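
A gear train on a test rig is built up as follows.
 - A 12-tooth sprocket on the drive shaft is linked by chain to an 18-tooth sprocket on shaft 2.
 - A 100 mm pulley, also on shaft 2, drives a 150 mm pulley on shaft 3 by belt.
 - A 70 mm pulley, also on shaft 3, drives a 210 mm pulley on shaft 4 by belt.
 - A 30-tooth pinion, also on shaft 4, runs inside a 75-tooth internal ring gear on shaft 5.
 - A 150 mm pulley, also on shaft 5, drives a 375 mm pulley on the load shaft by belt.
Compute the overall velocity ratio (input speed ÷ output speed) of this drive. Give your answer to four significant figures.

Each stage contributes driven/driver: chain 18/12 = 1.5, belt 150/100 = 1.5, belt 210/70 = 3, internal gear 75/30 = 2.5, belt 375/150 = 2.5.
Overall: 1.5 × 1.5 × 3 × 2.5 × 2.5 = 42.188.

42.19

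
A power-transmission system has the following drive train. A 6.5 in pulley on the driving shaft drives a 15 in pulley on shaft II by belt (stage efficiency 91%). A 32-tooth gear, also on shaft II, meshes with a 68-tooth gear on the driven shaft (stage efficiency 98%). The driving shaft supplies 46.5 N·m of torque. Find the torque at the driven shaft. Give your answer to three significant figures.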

**Description of the task**
Write out all records exactly, keeping every detail.

**Worked solution**
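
A gear train on a test rig is built up as follows.
 - A 12-tooth sprocket on the drive shaft is linked by chain to an 18-tooth sprocket on shaft 2.
 - A 100 mm pulley, also on shaft 2, drives a 150 mm pulley on shaft 3 by belt.
 - A 70 mm pulley, also on shaft 3, drives a 210 mm pulley on shaft 4 by belt.
 - A 30-tooth pinion, also on shaft 4, runs inside a 75-tooth internal ring gear on shaft 5.
 - A 150 mm pulley, also on shaft 5, drives a 375 mm pulley on the load shaft by belt.
Compute the overall velocity ratio (input speed ÷ output speed) of this drive. Give your answer to four significant figures.

Each stage contributes driven/driver: chain 18/12 = 1.5, belt 150/100 = 1.5, belt 210/70 = 3, internal gear 75/30 = 2.5, belt 375/150 = 2.5.
Overall: 1.5 × 1.5 × 3 × 2.5 × 2.5 = 42.188.

42.19

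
A power-transmission system has the following drive train. A 6.5 in pulley on the driving shaft drives a 15 in pulley on shaft II by belt (stage efficiency 91%). A 32-tooth gear, also on shaft II, meshes with a 68-tooth gear on the driven shaft (stage efficiency 98%). The driving shaft supplies 46.5 N·m of torque. Find the torque at the driven shaft. Give your answer to three significant figures.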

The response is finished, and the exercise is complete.